◆ **The task**
Using the listing, work out the number of lines where "cannot" shows up, and answer with that number alone.

------------------------------------------------------------------------

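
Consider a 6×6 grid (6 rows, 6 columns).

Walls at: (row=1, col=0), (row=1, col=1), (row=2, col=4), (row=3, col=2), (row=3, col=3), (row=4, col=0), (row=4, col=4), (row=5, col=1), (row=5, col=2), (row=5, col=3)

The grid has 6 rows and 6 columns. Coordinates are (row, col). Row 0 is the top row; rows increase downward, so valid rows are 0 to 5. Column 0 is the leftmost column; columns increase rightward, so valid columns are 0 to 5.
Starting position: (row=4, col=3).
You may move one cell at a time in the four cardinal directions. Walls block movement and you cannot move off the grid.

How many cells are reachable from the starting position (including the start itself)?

Answer: Reachable cells: 25

Derivation:
BFS flood-fill from (row=4, col=3):
  Distance 0: (row=4, col=3)
  Distance 1: (row=4, col=2)
  Distance 2: (row=4, col=1)
  Distance 3: (row=3, col=1)
  Distance 4: (row=2, col=1), (row=3, col=0)
  Distance 5: (row=2, col=0), (row=2, col=2)
  Distance 6: (row=1, col=2), (row=2, col=3)
  Distance 7: (row=0, col=2), (row=1, col=3)
  Distance 8: (row=0, col=1), (row=0, col=3), (row=1, col=4)
  Distance 9: (row=0, col=0), (row=0, col=4), (row=1, col=5)
  Distance 10: (row=0, col=5), (row=2, col=5)
  Distance 11: (row=3, col=5)
  Distance 12: (row=3, col=4), (row=4, col=5)
  Distance 13: (row=5, col=5)
  Distance 14: (row=5, col=4)
Total reachable: 25 (grid has 26 open cells total)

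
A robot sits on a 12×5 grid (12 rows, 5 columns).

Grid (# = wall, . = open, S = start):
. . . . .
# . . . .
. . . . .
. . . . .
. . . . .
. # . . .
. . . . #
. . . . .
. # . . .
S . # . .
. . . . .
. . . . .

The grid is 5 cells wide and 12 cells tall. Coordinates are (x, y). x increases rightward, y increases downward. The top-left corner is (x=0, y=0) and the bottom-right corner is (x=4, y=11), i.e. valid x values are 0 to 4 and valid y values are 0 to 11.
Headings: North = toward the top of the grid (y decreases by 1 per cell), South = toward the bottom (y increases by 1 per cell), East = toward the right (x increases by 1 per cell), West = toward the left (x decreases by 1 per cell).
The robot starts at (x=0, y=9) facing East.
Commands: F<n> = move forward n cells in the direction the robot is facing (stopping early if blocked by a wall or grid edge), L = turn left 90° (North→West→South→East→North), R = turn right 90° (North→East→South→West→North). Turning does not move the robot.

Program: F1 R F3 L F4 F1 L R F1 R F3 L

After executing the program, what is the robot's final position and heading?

Start: (x=0, y=9), facing East
  F1: move forward 1, now at (x=1, y=9)
  R: turn right, now facing South
  F3: move forward 2/3 (blocked), now at (x=1, y=11)
  L: turn left, now facing East
  F4: move forward 3/4 (blocked), now at (x=4, y=11)
  F1: move forward 0/1 (blocked), now at (x=4, y=11)
  L: turn left, now facing North
  R: turn right, now facing East
  F1: move forward 0/1 (blocked), now at (x=4, y=11)
  R: turn right, now facing South
  F3: move forward 0/3 (blocked), now at (x=4, y=11)
  L: turn left, now facing East
Final: (x=4, y=11), facing East

Answer: Final position: (x=4, y=11), facing East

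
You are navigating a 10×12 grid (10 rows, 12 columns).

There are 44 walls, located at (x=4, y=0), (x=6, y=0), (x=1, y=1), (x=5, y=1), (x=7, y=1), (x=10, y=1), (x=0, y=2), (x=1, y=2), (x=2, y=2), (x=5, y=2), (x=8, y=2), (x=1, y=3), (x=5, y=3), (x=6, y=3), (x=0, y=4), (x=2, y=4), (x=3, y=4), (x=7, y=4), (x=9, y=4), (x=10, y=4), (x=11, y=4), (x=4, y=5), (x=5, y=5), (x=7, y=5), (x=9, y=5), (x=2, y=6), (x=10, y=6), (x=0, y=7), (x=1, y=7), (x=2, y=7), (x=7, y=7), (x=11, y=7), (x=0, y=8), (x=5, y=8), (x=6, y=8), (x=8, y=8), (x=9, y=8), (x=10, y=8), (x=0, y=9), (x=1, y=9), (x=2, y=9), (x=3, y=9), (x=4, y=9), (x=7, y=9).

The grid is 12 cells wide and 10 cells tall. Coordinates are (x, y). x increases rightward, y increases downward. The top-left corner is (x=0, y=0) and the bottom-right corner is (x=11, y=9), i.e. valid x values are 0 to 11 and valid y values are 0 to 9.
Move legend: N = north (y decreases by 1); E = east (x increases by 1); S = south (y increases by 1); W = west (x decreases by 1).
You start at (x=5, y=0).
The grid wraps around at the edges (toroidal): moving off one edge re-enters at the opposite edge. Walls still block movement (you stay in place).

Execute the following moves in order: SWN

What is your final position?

Start: (x=5, y=0)
  S (south): blocked, stay at (x=5, y=0)
  W (west): blocked, stay at (x=5, y=0)
  N (north): (x=5, y=0) -> (x=5, y=9)
Final: (x=5, y=9)

Answer: Final position: (x=5, y=9)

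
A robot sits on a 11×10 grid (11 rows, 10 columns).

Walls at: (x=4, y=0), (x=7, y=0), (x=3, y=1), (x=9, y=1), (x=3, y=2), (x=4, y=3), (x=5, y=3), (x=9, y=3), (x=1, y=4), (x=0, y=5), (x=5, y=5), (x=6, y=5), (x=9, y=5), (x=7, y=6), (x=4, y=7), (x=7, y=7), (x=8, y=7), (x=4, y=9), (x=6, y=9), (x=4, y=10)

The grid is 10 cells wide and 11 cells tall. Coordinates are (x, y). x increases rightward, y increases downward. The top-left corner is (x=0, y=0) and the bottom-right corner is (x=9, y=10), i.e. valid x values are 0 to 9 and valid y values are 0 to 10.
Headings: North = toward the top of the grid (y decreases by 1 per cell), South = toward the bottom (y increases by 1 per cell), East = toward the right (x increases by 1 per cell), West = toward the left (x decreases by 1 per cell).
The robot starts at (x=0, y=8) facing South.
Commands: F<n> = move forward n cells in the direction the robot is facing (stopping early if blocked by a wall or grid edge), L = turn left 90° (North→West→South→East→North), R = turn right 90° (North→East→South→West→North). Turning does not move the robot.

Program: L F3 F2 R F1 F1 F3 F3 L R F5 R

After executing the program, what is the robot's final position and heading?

Start: (x=0, y=8), facing South
  L: turn left, now facing East
  F3: move forward 3, now at (x=3, y=8)
  F2: move forward 2, now at (x=5, y=8)
  R: turn right, now facing South
  F1: move forward 1, now at (x=5, y=9)
  F1: move forward 1, now at (x=5, y=10)
  F3: move forward 0/3 (blocked), now at (x=5, y=10)
  F3: move forward 0/3 (blocked), now at (x=5, y=10)
  L: turn left, now facing East
  R: turn right, now facing South
  F5: move forward 0/5 (blocked), now at (x=5, y=10)
  R: turn right, now facing West
Final: (x=5, y=10), facing West

Answer: Final position: (x=5, y=10), facing West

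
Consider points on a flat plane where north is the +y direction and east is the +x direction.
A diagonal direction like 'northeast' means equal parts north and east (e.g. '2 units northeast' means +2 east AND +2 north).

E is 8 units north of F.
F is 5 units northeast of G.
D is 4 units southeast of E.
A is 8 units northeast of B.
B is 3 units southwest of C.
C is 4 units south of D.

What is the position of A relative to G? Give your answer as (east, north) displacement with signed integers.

Answer: A is at (east=14, north=10) relative to G.

Derivation:
Place G at the origin (east=0, north=0).
  F is 5 units northeast of G: delta (east=+5, north=+5); F at (east=5, north=5).
  E is 8 units north of F: delta (east=+0, north=+8); E at (east=5, north=13).
  D is 4 units southeast of E: delta (east=+4, north=-4); D at (east=9, north=9).
  C is 4 units south of D: delta (east=+0, north=-4); C at (east=9, north=5).
  B is 3 units southwest of C: delta (east=-3, north=-3); B at (east=6, north=2).
  A is 8 units northeast of B: delta (east=+8, north=+8); A at (east=14, north=10).
Therefore A relative to G: (east=14, north=10).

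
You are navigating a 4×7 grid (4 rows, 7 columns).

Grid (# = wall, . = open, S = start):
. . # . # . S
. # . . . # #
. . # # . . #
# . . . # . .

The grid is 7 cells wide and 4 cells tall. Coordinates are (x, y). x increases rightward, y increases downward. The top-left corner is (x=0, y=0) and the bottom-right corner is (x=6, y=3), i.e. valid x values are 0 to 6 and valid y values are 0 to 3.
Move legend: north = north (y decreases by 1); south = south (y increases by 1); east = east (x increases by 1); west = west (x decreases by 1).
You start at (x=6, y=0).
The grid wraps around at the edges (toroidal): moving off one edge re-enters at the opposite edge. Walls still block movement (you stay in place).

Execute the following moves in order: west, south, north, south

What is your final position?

Answer: Final position: (x=5, y=0)

Derivation:
Start: (x=6, y=0)
  west (west): (x=6, y=0) -> (x=5, y=0)
  south (south): blocked, stay at (x=5, y=0)
  north (north): (x=5, y=0) -> (x=5, y=3)
  south (south): (x=5, y=3) -> (x=5, y=0)
Final: (x=5, y=0)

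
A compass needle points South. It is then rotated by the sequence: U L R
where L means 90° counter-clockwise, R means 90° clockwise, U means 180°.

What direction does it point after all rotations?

Answer: Final heading: North

Derivation:
Start: South
  U (U-turn (180°)) -> North
  L (left (90° counter-clockwise)) -> West
  R (right (90° clockwise)) -> North
Final: North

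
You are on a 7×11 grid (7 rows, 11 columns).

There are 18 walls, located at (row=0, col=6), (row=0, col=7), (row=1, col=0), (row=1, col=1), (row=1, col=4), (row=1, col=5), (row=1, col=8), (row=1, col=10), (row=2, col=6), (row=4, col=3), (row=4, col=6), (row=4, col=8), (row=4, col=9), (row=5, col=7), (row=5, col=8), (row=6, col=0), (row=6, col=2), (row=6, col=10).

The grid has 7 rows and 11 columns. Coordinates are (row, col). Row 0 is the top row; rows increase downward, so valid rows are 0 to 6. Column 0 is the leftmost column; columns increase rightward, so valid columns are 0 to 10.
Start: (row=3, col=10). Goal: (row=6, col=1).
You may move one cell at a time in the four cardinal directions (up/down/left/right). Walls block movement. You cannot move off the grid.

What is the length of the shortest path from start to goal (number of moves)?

BFS from (row=3, col=10) until reaching (row=6, col=1):
  Distance 0: (row=3, col=10)
  Distance 1: (row=2, col=10), (row=3, col=9), (row=4, col=10)
  Distance 2: (row=2, col=9), (row=3, col=8), (row=5, col=10)
  Distance 3: (row=1, col=9), (row=2, col=8), (row=3, col=7), (row=5, col=9)
  Distance 4: (row=0, col=9), (row=2, col=7), (row=3, col=6), (row=4, col=7), (row=6, col=9)
  Distance 5: (row=0, col=8), (row=0, col=10), (row=1, col=7), (row=3, col=5), (row=6, col=8)
  Distance 6: (row=1, col=6), (row=2, col=5), (row=3, col=4), (row=4, col=5), (row=6, col=7)
  Distance 7: (row=2, col=4), (row=3, col=3), (row=4, col=4), (row=5, col=5), (row=6, col=6)
  Distance 8: (row=2, col=3), (row=3, col=2), (row=5, col=4), (row=5, col=6), (row=6, col=5)
  Distance 9: (row=1, col=3), (row=2, col=2), (row=3, col=1), (row=4, col=2), (row=5, col=3), (row=6, col=4)
  Distance 10: (row=0, col=3), (row=1, col=2), (row=2, col=1), (row=3, col=0), (row=4, col=1), (row=5, col=2), (row=6, col=3)
  Distance 11: (row=0, col=2), (row=0, col=4), (row=2, col=0), (row=4, col=0), (row=5, col=1)
  Distance 12: (row=0, col=1), (row=0, col=5), (row=5, col=0), (row=6, col=1)  <- goal reached here
One shortest path (12 moves): (row=3, col=10) -> (row=3, col=9) -> (row=3, col=8) -> (row=3, col=7) -> (row=3, col=6) -> (row=3, col=5) -> (row=3, col=4) -> (row=3, col=3) -> (row=3, col=2) -> (row=3, col=1) -> (row=4, col=1) -> (row=5, col=1) -> (row=6, col=1)

Answer: Shortest path length: 12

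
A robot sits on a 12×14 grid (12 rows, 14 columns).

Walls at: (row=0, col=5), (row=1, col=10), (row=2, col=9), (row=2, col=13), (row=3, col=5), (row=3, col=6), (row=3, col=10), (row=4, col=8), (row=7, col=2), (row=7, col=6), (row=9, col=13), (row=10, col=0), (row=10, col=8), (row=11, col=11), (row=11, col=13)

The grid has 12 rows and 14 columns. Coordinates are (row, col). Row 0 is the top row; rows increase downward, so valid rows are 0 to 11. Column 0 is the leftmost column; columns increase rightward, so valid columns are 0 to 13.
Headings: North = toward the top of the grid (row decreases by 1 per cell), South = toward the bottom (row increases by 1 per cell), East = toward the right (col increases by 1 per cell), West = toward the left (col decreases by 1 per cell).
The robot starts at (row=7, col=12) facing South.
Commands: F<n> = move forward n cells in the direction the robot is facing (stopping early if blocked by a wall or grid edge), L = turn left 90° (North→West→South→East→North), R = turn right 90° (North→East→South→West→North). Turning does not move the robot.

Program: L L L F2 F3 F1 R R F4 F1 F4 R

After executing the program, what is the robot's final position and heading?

Answer: Final position: (row=7, col=13), facing South

Derivation:
Start: (row=7, col=12), facing South
  L: turn left, now facing East
  L: turn left, now facing North
  L: turn left, now facing West
  F2: move forward 2, now at (row=7, col=10)
  F3: move forward 3, now at (row=7, col=7)
  F1: move forward 0/1 (blocked), now at (row=7, col=7)
  R: turn right, now facing North
  R: turn right, now facing East
  F4: move forward 4, now at (row=7, col=11)
  F1: move forward 1, now at (row=7, col=12)
  F4: move forward 1/4 (blocked), now at (row=7, col=13)
  R: turn right, now facing South
Final: (row=7, col=13), facing South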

------------------------------------------------------------------------

◆ **Written solution**
2